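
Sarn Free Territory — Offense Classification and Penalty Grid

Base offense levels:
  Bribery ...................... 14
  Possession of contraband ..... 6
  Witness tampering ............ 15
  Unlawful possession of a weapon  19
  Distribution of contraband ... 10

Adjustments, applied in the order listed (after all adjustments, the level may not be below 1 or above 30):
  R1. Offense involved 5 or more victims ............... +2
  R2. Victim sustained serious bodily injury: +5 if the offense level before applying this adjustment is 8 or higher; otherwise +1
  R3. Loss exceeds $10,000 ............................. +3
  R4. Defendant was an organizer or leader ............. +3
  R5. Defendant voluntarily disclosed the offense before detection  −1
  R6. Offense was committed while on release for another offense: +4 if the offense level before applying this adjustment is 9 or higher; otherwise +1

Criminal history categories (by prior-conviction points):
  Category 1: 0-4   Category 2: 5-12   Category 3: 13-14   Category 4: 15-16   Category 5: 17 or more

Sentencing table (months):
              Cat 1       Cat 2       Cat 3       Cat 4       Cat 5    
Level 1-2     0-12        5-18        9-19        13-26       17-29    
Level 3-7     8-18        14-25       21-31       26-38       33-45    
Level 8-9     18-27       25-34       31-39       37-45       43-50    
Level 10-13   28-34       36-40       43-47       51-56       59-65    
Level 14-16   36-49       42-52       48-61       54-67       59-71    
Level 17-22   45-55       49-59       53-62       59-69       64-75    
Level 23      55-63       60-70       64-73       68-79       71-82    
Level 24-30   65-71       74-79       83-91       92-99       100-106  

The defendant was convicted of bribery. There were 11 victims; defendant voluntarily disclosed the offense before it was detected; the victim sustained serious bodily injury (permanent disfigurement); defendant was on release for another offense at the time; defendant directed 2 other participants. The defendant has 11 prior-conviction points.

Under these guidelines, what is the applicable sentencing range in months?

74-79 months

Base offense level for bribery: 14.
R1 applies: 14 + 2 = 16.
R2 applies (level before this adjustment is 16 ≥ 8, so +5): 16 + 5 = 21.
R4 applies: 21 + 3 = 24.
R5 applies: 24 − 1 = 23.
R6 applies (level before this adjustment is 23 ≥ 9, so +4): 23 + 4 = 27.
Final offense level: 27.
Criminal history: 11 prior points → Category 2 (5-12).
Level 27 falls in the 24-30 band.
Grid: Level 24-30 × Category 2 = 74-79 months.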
----------
> [Goal of the exercise]: From the first line to the last, retype the records exactly as they stand above.

> [Response area]:
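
Sarn Free Territory — Offense Classification and Penalty Grid

Base offense levels:
  Bribery ...................... 14
  Possession of contraband ..... 6
  Witness tampering ............ 15
  Unlawful possession of a weapon  19
  Distribution of contraband ... 10

Adjustments, applied in the order listed (after all adjustments, the level may not be below 1 or above 30):
  R1. Offense involved 5 or more victims ............... +2
  R2. Victim sustained serious bodily injury: +5 if the offense level before applying this adjustment is 8 or higher; otherwise +1
  R3. Loss exceeds $10,000 ............................. +3
  R4. Defendant was an organizer or leader ............. +3
  R5. Defendant voluntarily disclosed the offense before detection  −1
  R6. Offense was committed while on release for another offense: +4 if the offense level before applying this adjustment is 9 or higher; otherwise +1

Criminal history categories (by prior-conviction points):
  Category 1: 0-4   Category 2: 5-12   Category 3: 13-14   Category 4: 15-16   Category 5: 17 or more

Sentencing table (months):
              Cat 1       Cat 2       Cat 3       Cat 4       Cat 5    
Level 1-2     0-12        5-18        9-19        13-26       17-29    
Level 3-7     8-18        14-25       21-31       26-38       33-45    
Level 8-9     18-27       25-34       31-39       37-45       43-50    
Level 10-13   28-34       36-40       43-47       51-56       59-65    
Level 14-16   36-49       42-52       48-61       54-67       59-71    
Level 17-22   45-55       49-59       53-62       59-69       64-75    
Level 23      55-63       60-70       64-73       68-79       71-82    
Level 24-30   65-71       74-79       83-91       92-99       100-106  

The defendant was convicted of bribery. There were 11 victims; defendant voluntarily disclosed the offense before it was detected; the victim sustained serious bodily injury (permanent disfigurement); defendant was on release for another offense at the time; defendant directed 2 other participants. The defendant has 11 prior-conviction points.

Under these guidelines, what is the applicable sentencing range in months?

74-79 months

Base offense level for bribery: 14.
R1 applies: 14 + 2 = 16.
R2 applies (level before this adjustment is 16 ≥ 8, so +5): 16 + 5 = 21.
R4 applies: 21 + 3 = 24.
R5 applies: 24 − 1 = 23.
R6 applies (level before this adjustment is 23 ≥ 9, so +4): 23 + 4 = 27.
Final offense level: 27.
Criminal history: 11 prior points → Category 2 (5-12).
Level 27 falls in the 24-30 band.
Grid: Level 24-30 × Category 2 = 74-79 months.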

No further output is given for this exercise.